What you return must be exactly the lines from the one containing "In a pharmaceutical manufacturing facility, a reactor" through the close of the listing, both included.
------------------------------------
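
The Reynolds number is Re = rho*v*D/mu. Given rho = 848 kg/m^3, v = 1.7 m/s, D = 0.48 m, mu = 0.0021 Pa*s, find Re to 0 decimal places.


Re = rho * v * D / mu
Re = 848 * 1.7 * 0.48 / 0.0021
Re = 691.968 / 0.0021
Re = 329509


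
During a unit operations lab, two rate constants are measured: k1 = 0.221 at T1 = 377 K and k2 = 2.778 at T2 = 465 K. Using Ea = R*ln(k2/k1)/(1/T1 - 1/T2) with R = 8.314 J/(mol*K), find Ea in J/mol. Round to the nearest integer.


Ea = R * ln(k2/k1) / (1/T1 - 1/T2)
ln(k2/k1) = ln(2.778/0.221) = 2.5313238
1/T1 - 1/T2 = 1/377 - 1/465 = 0.000501982259
Ea = 8.314 * 2.5313238 / 0.000501982259
Ea = 41925 J/mol


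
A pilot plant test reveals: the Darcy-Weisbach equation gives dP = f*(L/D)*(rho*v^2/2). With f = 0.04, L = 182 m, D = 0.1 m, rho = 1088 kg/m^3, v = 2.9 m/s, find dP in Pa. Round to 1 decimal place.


dP = f * (L/D) * (rho*v^2/2)
dP = 0.04 * (182/0.1) * (1088*2.9^2/2)
L/D = 1820.0
rho*v^2/2 = 1088*8.41/2 = 4575.04
dP = 0.04 * 1820.0 * 4575.04
dP = 333062.9 Pa


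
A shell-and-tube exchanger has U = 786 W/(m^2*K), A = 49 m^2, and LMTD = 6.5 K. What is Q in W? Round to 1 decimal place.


Q = U * A * LMTD
Q = 786 * 49 * 6.5
Q = 250341.0 W


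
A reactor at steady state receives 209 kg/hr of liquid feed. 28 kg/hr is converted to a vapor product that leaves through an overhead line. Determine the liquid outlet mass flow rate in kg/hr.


Steady-state mass balance on the main outlet: F_out = F_in - F_removed
F_out = 209 - 28
F_out = 181 kg/hr


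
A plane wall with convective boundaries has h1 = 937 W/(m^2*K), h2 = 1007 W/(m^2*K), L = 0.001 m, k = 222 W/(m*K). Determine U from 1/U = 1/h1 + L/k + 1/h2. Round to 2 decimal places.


1/U = 1/h1 + L/k + 1/h2
1/U = 1/937 + 0.001/222 + 1/1007
1/U = 0.0010672359 + 4.5045e-06 + 0.0009930487
1/U = 0.0020647891
U = 484.31 W/(m^2*K)


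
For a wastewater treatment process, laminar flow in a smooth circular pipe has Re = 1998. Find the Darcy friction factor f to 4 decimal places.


f = 64 / Re
f = 64 / 1998
f = 0.0320


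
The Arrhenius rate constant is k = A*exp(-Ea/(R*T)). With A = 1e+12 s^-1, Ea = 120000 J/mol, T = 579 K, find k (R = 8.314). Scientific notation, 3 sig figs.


k = A * exp(-Ea/(R*T))
k = 1e+12 * exp(-120000 / (8.314 * 579))
k = 1e+12 * exp(-24.9283)
k = 1.49e+01


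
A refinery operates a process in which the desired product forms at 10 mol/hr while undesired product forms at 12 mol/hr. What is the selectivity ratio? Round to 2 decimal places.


S = desired product rate / undesired product rate
S = 10 / 12
S = 0.83


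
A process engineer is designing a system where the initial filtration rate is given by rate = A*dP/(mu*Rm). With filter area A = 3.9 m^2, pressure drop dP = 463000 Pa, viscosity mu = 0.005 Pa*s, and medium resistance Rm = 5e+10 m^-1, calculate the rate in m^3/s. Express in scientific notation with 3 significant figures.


rate = A * dP / (mu * Rm)
rate = 3.9 * 463000 / (0.005 * 5e+10)
rate = 1805700.0 / 2.500e+08
rate = 7.22e-03 m^3/s


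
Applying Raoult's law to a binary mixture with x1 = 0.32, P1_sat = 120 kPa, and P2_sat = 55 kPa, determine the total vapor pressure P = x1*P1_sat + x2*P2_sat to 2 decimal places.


P = x1*P1_sat + x2*P2_sat
x2 = 1 - x1 = 1 - 0.32 = 0.68
P = 0.32*120 + 0.68*55
P = 38.4 + 37.4
P = 75.80 kPa


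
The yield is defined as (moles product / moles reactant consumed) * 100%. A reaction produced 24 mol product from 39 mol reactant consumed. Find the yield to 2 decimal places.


Yield = (moles product / moles consumed) * 100%
Yield = (24 / 39) * 100
Yield = 0.6154 * 100
Yield = 61.54%


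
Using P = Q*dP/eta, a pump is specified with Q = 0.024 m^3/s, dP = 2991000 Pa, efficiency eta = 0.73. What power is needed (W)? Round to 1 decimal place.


P = Q * dP / eta
P = 0.024 * 2991000 / 0.73
P = 71784.0 / 0.73
P = 98334.2 W


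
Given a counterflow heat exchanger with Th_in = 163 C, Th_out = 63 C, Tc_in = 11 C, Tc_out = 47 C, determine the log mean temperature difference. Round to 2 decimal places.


dT1 = Th_in - Tc_out = 163 - 47 = 116
dT2 = Th_out - Tc_in = 63 - 11 = 52
LMTD = (dT1 - dT2) / ln(dT1/dT2)
LMTD = (116 - 52) / ln(116/52)
LMTD = 79.77 K


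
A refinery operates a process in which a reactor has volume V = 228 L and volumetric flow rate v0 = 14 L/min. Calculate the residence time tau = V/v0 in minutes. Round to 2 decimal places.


tau = V / v0
tau = 228 / 14
tau = 16.29 min


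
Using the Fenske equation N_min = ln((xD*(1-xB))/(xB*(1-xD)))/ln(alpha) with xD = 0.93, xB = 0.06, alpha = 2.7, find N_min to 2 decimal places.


N_min = ln((xD*(1-xB))/(xB*(1-xD))) / ln(alpha)
Numerator inside ln: 0.8742 / 0.0042 = 208.142857
ln(208.142857) = 5.338225
ln(alpha) = ln(2.7) = 0.993252
N_min = 5.338225 / 0.993252 = 5.37


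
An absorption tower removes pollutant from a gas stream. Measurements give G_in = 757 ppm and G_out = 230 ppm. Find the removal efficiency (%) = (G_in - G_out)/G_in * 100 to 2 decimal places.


Efficiency = (G_in - G_out) / G_in * 100%
Efficiency = (757 - 230) / 757 * 100
Efficiency = 527 / 757 * 100
Efficiency = 69.62%


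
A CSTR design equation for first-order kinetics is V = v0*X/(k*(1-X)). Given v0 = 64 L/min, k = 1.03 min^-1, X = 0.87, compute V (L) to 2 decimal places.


V = v0 * X / (k * (1 - X))
V = 64 * 0.87 / (1.03 * (1 - 0.87))
V = 55.68 / (1.03 * 0.13)
V = 55.68 / 0.1339
V = 415.83 L


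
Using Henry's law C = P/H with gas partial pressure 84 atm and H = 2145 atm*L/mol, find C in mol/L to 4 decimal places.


C = P / H
C = 84 / 2145
C = 0.0392 mol/L


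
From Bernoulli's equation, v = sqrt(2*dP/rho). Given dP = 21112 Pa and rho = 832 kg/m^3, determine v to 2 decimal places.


v = sqrt(2*dP/rho)
v = sqrt(2*21112/832)
v = sqrt(50.75)
v = 7.12 m/s


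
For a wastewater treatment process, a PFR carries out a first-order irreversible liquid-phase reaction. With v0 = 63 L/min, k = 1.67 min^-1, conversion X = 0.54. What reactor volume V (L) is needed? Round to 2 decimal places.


V = (v0/k) * ln(1/(1-X))
V = (63/1.67) * ln(1/(1-0.54))
V = 37.724551 * ln(2.173913)
V = 37.724551 * 0.776529
V = 29.29 L


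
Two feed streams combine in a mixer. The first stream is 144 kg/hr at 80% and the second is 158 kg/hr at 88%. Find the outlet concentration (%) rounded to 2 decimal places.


Mass balance on solute: F1*x1 + F2*x2 = F3*x3
F3 = F1 + F2 = 144 + 158 = 302 kg/hr
x3 = (F1*x1 + F2*x2)/F3
x3 = (144*0.8 + 158*0.88) / 302
x3 = 84.19%


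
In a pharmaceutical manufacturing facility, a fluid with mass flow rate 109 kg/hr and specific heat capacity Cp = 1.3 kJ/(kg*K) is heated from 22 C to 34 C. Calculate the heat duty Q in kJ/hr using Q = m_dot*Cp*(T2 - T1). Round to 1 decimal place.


Q = m_dot * Cp * (T2 - T1)
Q = 109 * 1.3 * (34 - 22)
Q = 109 * 1.3 * 12
Q = 1700.4 kJ/hr


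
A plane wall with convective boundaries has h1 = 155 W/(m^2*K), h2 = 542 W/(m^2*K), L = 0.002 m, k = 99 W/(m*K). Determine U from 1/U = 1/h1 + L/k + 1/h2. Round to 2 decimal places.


1/U = 1/h1 + L/k + 1/h2
1/U = 1/155 + 0.002/99 + 1/542
1/U = 0.0064516129 + 2.0202e-05 + 0.0018450185
1/U = 0.0083168334
U = 120.24 W/(m^2*K)


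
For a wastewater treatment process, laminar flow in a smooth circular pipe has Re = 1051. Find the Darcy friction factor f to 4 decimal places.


f = 64 / Re
f = 64 / 1051
f = 0.0609


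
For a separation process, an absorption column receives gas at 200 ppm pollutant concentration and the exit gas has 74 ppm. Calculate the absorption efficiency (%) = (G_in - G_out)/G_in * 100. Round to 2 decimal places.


Efficiency = (G_in - G_out) / G_in * 100%
Efficiency = (200 - 74) / 200 * 100
Efficiency = 126 / 200 * 100
Efficiency = 63.00%


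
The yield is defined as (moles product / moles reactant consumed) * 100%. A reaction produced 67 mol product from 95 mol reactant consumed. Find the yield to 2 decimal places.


Yield = (moles product / moles consumed) * 100%
Yield = (67 / 95) * 100
Yield = 0.7053 * 100
Yield = 70.53%


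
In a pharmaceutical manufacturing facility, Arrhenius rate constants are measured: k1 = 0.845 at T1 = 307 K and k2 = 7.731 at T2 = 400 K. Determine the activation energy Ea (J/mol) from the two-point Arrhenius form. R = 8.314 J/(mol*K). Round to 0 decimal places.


Ea = R * ln(k2/k1) / (1/T1 - 1/T2)
ln(k2/k1) = ln(7.731/0.845) = 2.2136569
1/T1 - 1/T2 = 1/307 - 1/400 = 0.00075732899
Ea = 8.314 * 2.2136569 / 0.00075732899
Ea = 24302 J/mol


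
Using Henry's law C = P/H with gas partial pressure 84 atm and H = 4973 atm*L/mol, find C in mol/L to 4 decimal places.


C = P / H
C = 84 / 4973
C = 0.0169 mol/L


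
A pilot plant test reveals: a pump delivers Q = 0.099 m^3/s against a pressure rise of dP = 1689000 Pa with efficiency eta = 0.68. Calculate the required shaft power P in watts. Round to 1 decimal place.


P = Q * dP / eta
P = 0.099 * 1689000 / 0.68
P = 167211.0 / 0.68
P = 245898.5 W


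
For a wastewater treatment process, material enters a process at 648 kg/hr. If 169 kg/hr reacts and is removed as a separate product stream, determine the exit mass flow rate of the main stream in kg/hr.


Steady-state mass balance on the main outlet: F_out = F_in - F_removed
F_out = 648 - 169
F_out = 479 kg/hr


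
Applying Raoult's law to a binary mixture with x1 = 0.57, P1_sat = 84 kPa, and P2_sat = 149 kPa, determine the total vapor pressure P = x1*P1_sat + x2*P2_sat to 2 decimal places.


P = x1*P1_sat + x2*P2_sat
x2 = 1 - x1 = 1 - 0.57 = 0.43
P = 0.57*84 + 0.43*149
P = 47.88 + 64.07
P = 111.95 kPa


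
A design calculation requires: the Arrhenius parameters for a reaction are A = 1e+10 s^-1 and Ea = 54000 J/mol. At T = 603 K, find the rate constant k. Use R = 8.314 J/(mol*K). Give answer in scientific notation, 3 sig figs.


k = A * exp(-Ea/(R*T))
k = 1e+10 * exp(-54000 / (8.314 * 603))
k = 1e+10 * exp(-10.771258)
k = 2.10e+05


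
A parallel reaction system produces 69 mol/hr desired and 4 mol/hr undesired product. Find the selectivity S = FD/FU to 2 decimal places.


S = desired product rate / undesired product rate
S = 69 / 4
S = 17.25


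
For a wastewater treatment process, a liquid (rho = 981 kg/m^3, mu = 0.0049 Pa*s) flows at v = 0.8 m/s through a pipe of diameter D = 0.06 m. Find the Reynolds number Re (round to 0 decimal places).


Re = rho * v * D / mu
Re = 981 * 0.8 * 0.06 / 0.0049
Re = 47.088 / 0.0049
Re = 9610


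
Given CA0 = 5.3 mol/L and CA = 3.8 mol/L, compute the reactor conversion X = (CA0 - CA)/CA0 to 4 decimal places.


X = (CA0 - CA) / CA0
X = (5.3 - 3.8) / 5.3
X = 1.5 / 5.3
X = 0.2830


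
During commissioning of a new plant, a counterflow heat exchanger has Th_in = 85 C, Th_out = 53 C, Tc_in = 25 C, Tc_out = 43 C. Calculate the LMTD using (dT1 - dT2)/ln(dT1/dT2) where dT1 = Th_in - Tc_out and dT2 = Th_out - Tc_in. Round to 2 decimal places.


dT1 = Th_in - Tc_out = 85 - 43 = 42
dT2 = Th_out - Tc_in = 53 - 25 = 28
LMTD = (dT1 - dT2) / ln(dT1/dT2)
LMTD = (42 - 28) / ln(42/28)
LMTD = 34.53 K


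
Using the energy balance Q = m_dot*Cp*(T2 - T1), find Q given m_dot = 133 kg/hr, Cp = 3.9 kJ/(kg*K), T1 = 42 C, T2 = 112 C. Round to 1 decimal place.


Q = m_dot * Cp * (T2 - T1)
Q = 133 * 3.9 * (112 - 42)
Q = 133 * 3.9 * 70
Q = 36309.0 kJ/hr


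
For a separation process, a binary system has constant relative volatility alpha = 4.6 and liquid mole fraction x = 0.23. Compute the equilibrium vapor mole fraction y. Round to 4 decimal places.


y = alpha*x / (1 + (alpha-1)*x)
y = 4.6*0.23 / (1 + (4.6-1)*0.23)
y = 1.058 / (1 + 0.828)
y = 1.058 / 1.828
y = 0.5788


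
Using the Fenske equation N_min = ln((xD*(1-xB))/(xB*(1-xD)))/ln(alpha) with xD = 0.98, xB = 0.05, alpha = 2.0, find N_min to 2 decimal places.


N_min = ln((xD*(1-xB))/(xB*(1-xD))) / ln(alpha)
Numerator inside ln: 0.931 / 0.001 = 931.0
ln(931.0) = 6.836259
ln(alpha) = ln(2.0) = 0.693147
N_min = 6.836259 / 0.693147 = 9.86


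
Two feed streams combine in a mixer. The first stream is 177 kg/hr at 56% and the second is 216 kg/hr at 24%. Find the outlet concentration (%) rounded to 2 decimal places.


Mass balance on solute: F1*x1 + F2*x2 = F3*x3
F3 = F1 + F2 = 177 + 216 = 393 kg/hr
x3 = (F1*x1 + F2*x2)/F3
x3 = (177*0.56 + 216*0.24) / 393
x3 = 38.41%


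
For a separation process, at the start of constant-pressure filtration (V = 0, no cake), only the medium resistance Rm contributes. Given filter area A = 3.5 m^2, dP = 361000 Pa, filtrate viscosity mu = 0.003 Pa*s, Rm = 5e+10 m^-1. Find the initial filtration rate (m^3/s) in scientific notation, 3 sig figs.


rate = A * dP / (mu * Rm)
rate = 3.5 * 361000 / (0.003 * 5e+10)
rate = 1263500.0 / 1.500e+08
rate = 8.42e-03 m^3/s


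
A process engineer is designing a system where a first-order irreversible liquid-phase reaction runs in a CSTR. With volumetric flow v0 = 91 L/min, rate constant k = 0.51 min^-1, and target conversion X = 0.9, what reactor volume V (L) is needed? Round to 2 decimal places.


V = v0 * X / (k * (1 - X))
V = 91 * 0.9 / (0.51 * (1 - 0.9))
V = 81.9 / (0.51 * 0.1)
V = 81.9 / 0.051
V = 1605.88 L


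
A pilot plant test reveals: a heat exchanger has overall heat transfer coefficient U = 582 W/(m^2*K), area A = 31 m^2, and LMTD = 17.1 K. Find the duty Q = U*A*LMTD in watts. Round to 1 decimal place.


Q = U * A * LMTD
Q = 582 * 31 * 17.1
Q = 308518.2 W


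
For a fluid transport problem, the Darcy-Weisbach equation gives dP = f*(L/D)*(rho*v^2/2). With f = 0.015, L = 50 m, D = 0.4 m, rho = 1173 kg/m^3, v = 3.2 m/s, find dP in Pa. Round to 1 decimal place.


dP = f * (L/D) * (rho*v^2/2)
dP = 0.015 * (50/0.4) * (1173*3.2^2/2)
L/D = 125.0
rho*v^2/2 = 1173*10.24/2 = 6005.76
dP = 0.015 * 125.0 * 6005.76
dP = 11260.8 Pa


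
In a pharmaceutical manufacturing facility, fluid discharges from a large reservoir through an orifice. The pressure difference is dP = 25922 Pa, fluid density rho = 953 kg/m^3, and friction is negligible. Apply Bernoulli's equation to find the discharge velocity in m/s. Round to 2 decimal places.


v = sqrt(2*dP/rho)
v = sqrt(2*25922/953)
v = sqrt(54.400839)
v = 7.38 m/s


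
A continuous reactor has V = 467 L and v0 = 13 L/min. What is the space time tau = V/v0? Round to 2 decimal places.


tau = V / v0
tau = 467 / 13
tau = 35.92 min


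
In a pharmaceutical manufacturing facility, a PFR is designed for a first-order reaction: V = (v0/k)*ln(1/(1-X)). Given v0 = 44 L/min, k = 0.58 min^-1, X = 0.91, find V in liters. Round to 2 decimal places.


V = (v0/k) * ln(1/(1-X))
V = (44/0.58) * ln(1/(1-0.91))
V = 75.862069 * ln(11.111111)
V = 75.862069 * 2.407946
V = 182.67 L


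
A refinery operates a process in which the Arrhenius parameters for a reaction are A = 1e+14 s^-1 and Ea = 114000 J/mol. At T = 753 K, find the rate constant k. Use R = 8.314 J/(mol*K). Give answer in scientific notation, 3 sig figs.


k = A * exp(-Ea/(R*T))
k = 1e+14 * exp(-114000 / (8.314 * 753))
k = 1e+14 * exp(-18.209577)
k = 1.24e+06


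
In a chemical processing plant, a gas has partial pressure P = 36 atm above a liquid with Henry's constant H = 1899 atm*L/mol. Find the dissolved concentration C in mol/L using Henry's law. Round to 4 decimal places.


C = P / H
C = 36 / 1899
C = 0.0190 mol/L


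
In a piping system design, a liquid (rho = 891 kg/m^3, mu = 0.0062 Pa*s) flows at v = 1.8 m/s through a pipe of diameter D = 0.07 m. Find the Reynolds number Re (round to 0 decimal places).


Re = rho * v * D / mu
Re = 891 * 1.8 * 0.07 / 0.0062
Re = 112.266 / 0.0062
Re = 18107


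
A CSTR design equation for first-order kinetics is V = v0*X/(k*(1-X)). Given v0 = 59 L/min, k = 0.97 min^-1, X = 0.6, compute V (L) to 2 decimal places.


V = v0 * X / (k * (1 - X))
V = 59 * 0.6 / (0.97 * (1 - 0.6))
V = 35.4 / (0.97 * 0.4)
V = 35.4 / 0.388
V = 91.24 L


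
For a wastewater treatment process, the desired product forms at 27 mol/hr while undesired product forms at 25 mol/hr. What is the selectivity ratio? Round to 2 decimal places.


S = desired product rate / undesired product rate
S = 27 / 25
S = 1.08


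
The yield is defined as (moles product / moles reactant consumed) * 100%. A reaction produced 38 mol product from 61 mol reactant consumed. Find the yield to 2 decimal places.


Yield = (moles product / moles consumed) * 100%
Yield = (38 / 61) * 100
Yield = 0.623 * 100
Yield = 62.30%


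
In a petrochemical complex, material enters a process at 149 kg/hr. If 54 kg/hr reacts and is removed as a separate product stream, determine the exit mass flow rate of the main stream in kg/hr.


Steady-state mass balance on the main outlet: F_out = F_in - F_removed
F_out = 149 - 54
F_out = 95 kg/hr


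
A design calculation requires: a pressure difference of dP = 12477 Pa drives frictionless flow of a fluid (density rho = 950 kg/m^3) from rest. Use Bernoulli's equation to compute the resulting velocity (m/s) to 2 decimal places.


v = sqrt(2*dP/rho)
v = sqrt(2*12477/950)
v = sqrt(26.267368)
v = 5.13 m/s


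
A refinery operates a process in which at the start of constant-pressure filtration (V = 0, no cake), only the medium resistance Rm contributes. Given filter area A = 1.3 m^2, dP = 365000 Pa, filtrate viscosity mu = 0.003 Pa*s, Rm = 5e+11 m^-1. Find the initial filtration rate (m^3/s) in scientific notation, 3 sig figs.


rate = A * dP / (mu * Rm)
rate = 1.3 * 365000 / (0.003 * 5e+11)
rate = 474500.0 / 1.500e+09
rate = 3.16e-04 m^3/s


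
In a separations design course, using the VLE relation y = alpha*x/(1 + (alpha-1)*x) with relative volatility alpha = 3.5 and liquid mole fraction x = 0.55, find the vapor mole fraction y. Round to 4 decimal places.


y = alpha*x / (1 + (alpha-1)*x)
y = 3.5*0.55 / (1 + (3.5-1)*0.55)
y = 1.925 / (1 + 1.375)
y = 1.925 / 2.375
y = 0.8105


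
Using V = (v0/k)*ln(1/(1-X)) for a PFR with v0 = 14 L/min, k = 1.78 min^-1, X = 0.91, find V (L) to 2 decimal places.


V = (v0/k) * ln(1/(1-X))
V = (14/1.78) * ln(1/(1-0.91))
V = 7.865169 * ln(11.111111)
V = 7.865169 * 2.407946
V = 18.94 L


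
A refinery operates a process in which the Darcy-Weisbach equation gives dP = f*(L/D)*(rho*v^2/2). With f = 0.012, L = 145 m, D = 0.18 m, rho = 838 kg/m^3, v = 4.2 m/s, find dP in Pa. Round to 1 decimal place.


dP = f * (L/D) * (rho*v^2/2)
dP = 0.012 * (145/0.18) * (838*4.2^2/2)
L/D = 805.55555556
rho*v^2/2 = 838*17.64/2 = 7391.16
dP = 0.012 * 805.55555556 * 7391.16
dP = 71447.9 Pa


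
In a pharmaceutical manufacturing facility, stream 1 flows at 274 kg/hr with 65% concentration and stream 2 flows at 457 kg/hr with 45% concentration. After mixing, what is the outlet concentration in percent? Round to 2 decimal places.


Mass balance on solute: F1*x1 + F2*x2 = F3*x3
F3 = F1 + F2 = 274 + 457 = 731 kg/hr
x3 = (F1*x1 + F2*x2)/F3
x3 = (274*0.65 + 457*0.45) / 731
x3 = 52.50%


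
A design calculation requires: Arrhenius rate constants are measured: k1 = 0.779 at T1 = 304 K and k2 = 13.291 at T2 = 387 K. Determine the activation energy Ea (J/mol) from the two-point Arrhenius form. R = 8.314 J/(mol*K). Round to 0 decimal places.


Ea = R * ln(k2/k1) / (1/T1 - 1/T2)
ln(k2/k1) = ln(13.291/0.779) = 2.8368313
1/T1 - 1/T2 = 1/304 - 1/387 = 0.000705494356
Ea = 8.314 * 2.8368313 / 0.000705494356
Ea = 33431 J/mol


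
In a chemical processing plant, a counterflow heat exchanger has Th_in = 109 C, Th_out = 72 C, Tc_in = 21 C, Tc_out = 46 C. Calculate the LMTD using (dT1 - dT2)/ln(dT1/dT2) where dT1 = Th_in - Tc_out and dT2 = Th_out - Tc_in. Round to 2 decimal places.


dT1 = Th_in - Tc_out = 109 - 46 = 63
dT2 = Th_out - Tc_in = 72 - 21 = 51
LMTD = (dT1 - dT2) / ln(dT1/dT2)
LMTD = (63 - 51) / ln(63/51)
LMTD = 56.79 K


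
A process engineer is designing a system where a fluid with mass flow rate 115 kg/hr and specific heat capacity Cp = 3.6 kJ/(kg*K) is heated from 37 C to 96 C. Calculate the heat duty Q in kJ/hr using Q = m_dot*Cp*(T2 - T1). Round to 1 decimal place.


Q = m_dot * Cp * (T2 - T1)
Q = 115 * 3.6 * (96 - 37)
Q = 115 * 3.6 * 59
Q = 24426.0 kJ/hr


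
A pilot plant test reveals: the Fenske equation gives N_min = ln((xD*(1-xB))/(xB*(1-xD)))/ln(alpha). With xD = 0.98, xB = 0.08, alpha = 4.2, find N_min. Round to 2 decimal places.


N_min = ln((xD*(1-xB))/(xB*(1-xD))) / ln(alpha)
Numerator inside ln: 0.9016 / 0.0016 = 563.5
ln(563.5) = 6.334167
ln(alpha) = ln(4.2) = 1.435085
N_min = 6.334167 / 1.435085 = 4.41


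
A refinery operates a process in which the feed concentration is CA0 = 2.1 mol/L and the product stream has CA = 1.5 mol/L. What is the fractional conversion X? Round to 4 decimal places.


X = (CA0 - CA) / CA0
X = (2.1 - 1.5) / 2.1
X = 0.6 / 2.1
X = 0.2857


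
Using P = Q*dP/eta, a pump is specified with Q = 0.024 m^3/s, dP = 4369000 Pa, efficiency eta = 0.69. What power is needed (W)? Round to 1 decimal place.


P = Q * dP / eta
P = 0.024 * 4369000 / 0.69
P = 104856.0 / 0.69
P = 151965.2 W


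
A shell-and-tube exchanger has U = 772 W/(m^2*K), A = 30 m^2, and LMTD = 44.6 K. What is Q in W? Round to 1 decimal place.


Q = U * A * LMTD
Q = 772 * 30 * 44.6
Q = 1032936.0 W


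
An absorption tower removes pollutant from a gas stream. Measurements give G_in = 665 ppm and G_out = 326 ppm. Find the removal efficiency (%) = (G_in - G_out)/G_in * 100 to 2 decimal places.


Efficiency = (G_in - G_out) / G_in * 100%
Efficiency = (665 - 326) / 665 * 100
Efficiency = 339 / 665 * 100
Efficiency = 50.98%


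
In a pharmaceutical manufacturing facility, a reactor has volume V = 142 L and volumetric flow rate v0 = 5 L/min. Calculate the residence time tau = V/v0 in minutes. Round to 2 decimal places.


tau = V / v0
tau = 142 / 5
tau = 28.40 min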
------------------------------------
→ OUTPUT FOR THIS EXERCISE:
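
In a pharmaceutical manufacturing facility, a reactor has volume V = 142 L and volumetric flow rate v0 = 5 L/min. Calculate the residence time tau = V/v0 in minutes. Round to 2 decimal places.


tau = V / v0
tau = 142 / 5
tau = 28.40 min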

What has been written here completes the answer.